▸ HOW TO COMPLETE THIS TASK: Write out, word for word, the first line of the data below and every line after it through the one containing "(exists t. B(t,t)))".

<<<<

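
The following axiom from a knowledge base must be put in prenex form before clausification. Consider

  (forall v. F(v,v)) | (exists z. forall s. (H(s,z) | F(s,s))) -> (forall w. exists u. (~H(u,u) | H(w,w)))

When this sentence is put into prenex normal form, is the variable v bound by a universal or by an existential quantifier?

Eliminate → and ↔ using ¬ and ∨.
  ~((forall v. F(v,v)) | (exists z. forall s. (H(s,z) | F(s,s)))) | (forall w. exists u. (~H(u,u) | H(w,w)))
Move each ¬ inward, flipping quantifiers it crosses:
  (exists v. ~F(v,v)) & (forall z. exists s. (~H(s,z) & ~F(s,s))) | (forall w. exists u. (~H(u,u) | H(w,w)))
Finally move all quantifiers to the prefix:
  exists v. forall z. exists s. forall w. exists u. (~F(v,v) & ~H(s,z) & ~F(s,s) | ~H(u,u) | H(w,w))
The quantifier forall v sits under an odd number of negations (counting the antecedent side of each →), so it flips to exists v.

existential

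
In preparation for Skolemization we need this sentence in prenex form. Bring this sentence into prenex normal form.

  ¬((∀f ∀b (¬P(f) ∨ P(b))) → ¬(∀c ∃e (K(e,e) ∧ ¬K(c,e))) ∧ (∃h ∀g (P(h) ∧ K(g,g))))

Eliminate → and ↔ using ¬ and ∨.
  ¬(¬(∀f ∀b (¬P(f) ∨ P(b))) ∨ ¬(∀c ∃e (K(e,e) ∧ ¬K(c,e))) ∧ (∃h ∀g (P(h) ∧ K(g,g))))
Push ¬ through the quantifiers and connectives to reach negation normal form:
  (∀f ∀b (¬P(f) ∨ P(b))) ∧ ((∀c ∃e (K(e,e) ∧ ¬K(c,e))) ∨ (∀h ∃g (¬P(h) ∨ ¬K(g,g))))
All bound variables are already distinct, so no renaming is needed.
Pull the quantifiers to the front (each side's bound variable is not free in the other side):
  ∀f ∀b ∀c ∃e ∀h ∃g ((¬P(f) ∨ P(b)) ∧ (K(e,e) ∧ ¬K(c,e) ∨ ¬P(h) ∨ ¬K(g,g)))

∀f ∀b ∀c ∃e ∀h ∃g ((¬P(f) ∨ P(b)) ∧ (K(e,e) ∧ ¬K(c,e) ∨ ¬P(h) ∨ ¬K(g,g)))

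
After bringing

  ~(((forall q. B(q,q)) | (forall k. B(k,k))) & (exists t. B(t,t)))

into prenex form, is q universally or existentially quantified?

existential

Drive negations inward (¬∀x A ≡ ∃x ¬A, ¬∃x A ≡ ∀x ¬A, De Morgan for ∧/∨):
  (exists q. ~B(q,q)) & (exists k. ~B(k,k)) | (forall t. ~B(t,t))
Pull the quantifiers to the front (each side's bound variable is not free in the other side):
  exists q. exists k. forall t. (~B(q,q) & ~B(k,k) | ~B(t,t))
The quantifier forall q sits under an odd number of negations, so it flips to exists q.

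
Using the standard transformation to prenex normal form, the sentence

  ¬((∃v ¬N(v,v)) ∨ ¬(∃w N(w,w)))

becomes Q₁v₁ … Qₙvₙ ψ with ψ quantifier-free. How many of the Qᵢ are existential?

Move each ¬ inward, flipping quantifiers it crosses:
  (∀v N(v,v)) ∧ (∃w N(w,w))
All bound variables are already distinct, so no renaming is needed.
Finally move all quantifiers to the prefix:
  ∀v ∃w (N(v,v) ∧ N(w,w))
The prefix is ∀v ∃w: 1 universal, 1 existential.

1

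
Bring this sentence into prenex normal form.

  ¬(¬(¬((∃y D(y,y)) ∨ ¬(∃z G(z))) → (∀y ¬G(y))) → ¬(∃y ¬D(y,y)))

Rewrite implications/biconditionals: A → B as ¬A ∨ B.
  ¬(¬¬(¬¬((∃y D(y,y)) ∨ ¬(∃z G(z))) ∨ (∀y ¬G(y))) ∨ ¬(∃y ¬D(y,y)))
Move each ¬ inward, flipping quantifiers it crosses:
  (∀y ¬D(y,y)) ∧ (∃z G(z)) ∧ (∃y G(y)) ∧ (∃y ¬D(y,y))
Rename bound variables to avoid capture: y↦u1, y↦x1.
  (∀y ¬D(y,y)) ∧ (∃z G(z)) ∧ (∃u1 G(u1)) ∧ (∃x1 ¬D(x1,x1))
Finally move all quantifiers to the prefix:
  ∀y ∃z ∃u1 ∃x1 (¬D(y,y) ∧ G(z) ∧ G(u1) ∧ ¬D(x1,x1))

∀y ∃z ∃u1 ∃x1 (¬D(y,y) ∧ G(z) ∧ G(u1) ∧ ¬D(x1,x1))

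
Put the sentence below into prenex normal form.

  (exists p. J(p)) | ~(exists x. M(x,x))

Push ¬ through the quantifiers and connectives to reach negation normal form:
  (exists p. J(p)) | (forall x. ~M(x,x))
All bound variables are already distinct, so no renaming is needed.
Finally move all quantifiers to the prefix:
  exists p. forall x. (J(p) | ~M(x,x))

exists p. forall x. (J(p) | ~M(x,x))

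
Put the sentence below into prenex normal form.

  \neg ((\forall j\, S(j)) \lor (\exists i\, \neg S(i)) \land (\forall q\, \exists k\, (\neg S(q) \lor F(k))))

Move each ¬ inward, flipping quantifiers it crosses:
  (\exists j\, \neg S(j)) \land ((\forall i\, S(i)) \lor (\exists q\, \forall k\, (S(q) \land \neg F(k))))
All bound variables are already distinct, so no renaming is needed.
Extract every quantifier outward, since the variables are now distinct and don't occur free across branches:
  \exists j\, \forall i\, \exists q\, \forall k\, (\neg S(j) \land (S(i) \lor S(q) \land \neg F(k)))

\exists j\, \forall i\, \exists q\, \forall k\, (\neg S(j) \land (S(i) \lor S(q) \land \neg F(k)))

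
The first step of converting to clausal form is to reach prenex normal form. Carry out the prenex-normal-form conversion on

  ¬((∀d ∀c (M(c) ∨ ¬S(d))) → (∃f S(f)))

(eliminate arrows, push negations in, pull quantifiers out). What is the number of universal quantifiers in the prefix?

First replace A → B with ¬A ∨ B.
  ¬(¬(∀d ∀c (M(c) ∨ ¬S(d))) ∨ (∃f S(f)))
Drive negations inward (¬∀x A ≡ ∃x ¬A, ¬∃x A ≡ ∀x ¬A, De Morgan for ∧/∨):
  (∀d ∀c (M(c) ∨ ¬S(d))) ∧ (∀f ¬S(f))
Finally move all quantifiers to the prefix:
  ∀d ∀c ∀f ((M(c) ∨ ¬S(d)) ∧ ¬S(f))
The prefix is ∀d ∀c ∀f: 3 universal, 0 existential.

3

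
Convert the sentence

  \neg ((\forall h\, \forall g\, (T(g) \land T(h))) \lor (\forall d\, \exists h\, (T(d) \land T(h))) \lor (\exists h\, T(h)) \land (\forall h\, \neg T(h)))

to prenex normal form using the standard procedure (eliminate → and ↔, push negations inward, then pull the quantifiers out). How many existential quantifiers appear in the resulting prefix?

Move each ¬ inward, flipping quantifiers it crosses:
  (\exists h\, \exists g\, (\neg T(g) \lor \neg T(h))) \land (\exists d\, \forall h\, (\neg T(d) \lor \neg T(h))) \land ((\forall h\, \neg T(h)) \lor (\exists h\, T(h)))
Rename bound variables to avoid capture: h↦y, h↦p, h↦b.
  (\exists h\, \exists g\, (\neg T(g) \lor \neg T(h))) \land (\exists d\, \forall y\, (\neg T(d) \lor \neg T(y))) \land ((\forall p\, \neg T(p)) \lor (\exists b\, T(b)))
Extract every quantifier outward, since the variables are now distinct and don't occur free across branches:
  \exists h\, \exists g\, \exists d\, \forall y\, \forall p\, \exists b\, ((\neg T(g) \lor \neg T(h)) \land (\neg T(d) \lor \neg T(y)) \land (\neg T(p) \lor T(b)))
The prefix is \exists h \exists g \exists d \forall y \forall p \exists b: 2 universal, 4 existential.

4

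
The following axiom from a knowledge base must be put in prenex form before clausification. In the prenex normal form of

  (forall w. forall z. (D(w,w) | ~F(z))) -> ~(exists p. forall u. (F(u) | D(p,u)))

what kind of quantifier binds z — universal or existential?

Eliminate → and ↔ using ¬ and ∨.
  ~(forall w. forall z. (D(w,w) | ~F(z))) | ~(exists p. forall u. (F(u) | D(p,u)))
Move each ¬ inward, flipping quantifiers it crosses:
  (exists w. exists z. (~D(w,w) & F(z))) | (forall p. exists u. (~F(u) & ~D(p,u)))
Finally move all quantifiers to the prefix:
  exists w. exists z. forall p. exists u. (~D(w,w) & F(z) | ~F(u) & ~D(p,u))
The quantifier forall z sits under an odd number of negations (counting the antecedent side of each →), so it flips to exists z.

existential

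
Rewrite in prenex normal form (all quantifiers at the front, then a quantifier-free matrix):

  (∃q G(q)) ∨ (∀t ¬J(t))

All bound variables are already distinct, so no renaming is needed.
Pull the quantifiers to the front (each side's bound variable is not free in the other side):
  ∃q ∀t (G(q) ∨ ¬J(t))

∃q ∀t (G(q) ∨ ¬J(t))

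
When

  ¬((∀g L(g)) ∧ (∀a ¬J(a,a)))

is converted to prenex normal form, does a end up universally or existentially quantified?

existential

Drive negations inward (¬∀x A ≡ ∃x ¬A, ¬∃x A ≡ ∀x ¬A, De Morgan for ∧/∨):
  (∃g ¬L(g)) ∨ (∃a J(a,a))
Finally move all quantifiers to the prefix:
  ∃g ∃a (¬L(g) ∨ J(a,a))
The quantifier ∀a sits under an odd number of negations, so it flips to ∃a.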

>>>>

▸ ANSWER BELOW:
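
The following axiom from a knowledge base must be put in prenex form before clausification. Consider

  (forall v. F(v,v)) | (exists z. forall s. (H(s,z) | F(s,s))) -> (forall w. exists u. (~H(u,u) | H(w,w)))

When this sentence is put into prenex normal form, is the variable v bound by a universal or by an existential quantifier?

Eliminate → and ↔ using ¬ and ∨.
  ~((forall v. F(v,v)) | (exists z. forall s. (H(s,z) | F(s,s)))) | (forall w. exists u. (~H(u,u) | H(w,w)))
Move each ¬ inward, flipping quantifiers it crosses:
  (exists v. ~F(v,v)) & (forall z. exists s. (~H(s,z) & ~F(s,s))) | (forall w. exists u. (~H(u,u) | H(w,w)))
Finally move all quantifiers to the prefix:
  exists v. forall z. exists s. forall w. exists u. (~F(v,v) & ~H(s,z) & ~F(s,s) | ~H(u,u) | H(w,w))
The quantifier forall v sits under an odd number of negations (counting the antecedent side of each →), so it flips to exists v.

existential

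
In preparation for Skolemization we need this sentence in prenex form. Bring this sentence into prenex normal form.

  ¬((∀f ∀b (¬P(f) ∨ P(b))) → ¬(∀c ∃e (K(e,e) ∧ ¬K(c,e))) ∧ (∃h ∀g (P(h) ∧ K(g,g))))

Eliminate → and ↔ using ¬ and ∨.
  ¬(¬(∀f ∀b (¬P(f) ∨ P(b))) ∨ ¬(∀c ∃e (K(e,e) ∧ ¬K(c,e))) ∧ (∃h ∀g (P(h) ∧ K(g,g))))
Push ¬ through the quantifiers and connectives to reach negation normal form:
  (∀f ∀b (¬P(f) ∨ P(b))) ∧ ((∀c ∃e (K(e,e) ∧ ¬K(c,e))) ∨ (∀h ∃g (¬P(h) ∨ ¬K(g,g))))
All bound variables are already distinct, so no renaming is needed.
Pull the quantifiers to the front (each side's bound variable is not free in the other side):
  ∀f ∀b ∀c ∃e ∀h ∃g ((¬P(f) ∨ P(b)) ∧ (K(e,e) ∧ ¬K(c,e) ∨ ¬P(h) ∨ ¬K(g,g)))

∀f ∀b ∀c ∃e ∀h ∃g ((¬P(f) ∨ P(b)) ∧ (K(e,e) ∧ ¬K(c,e) ∨ ¬P(h) ∨ ¬K(g,g)))

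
After bringing

  ~(((forall q. B(q,q)) | (forall k. B(k,k))) & (exists t. B(t,t)))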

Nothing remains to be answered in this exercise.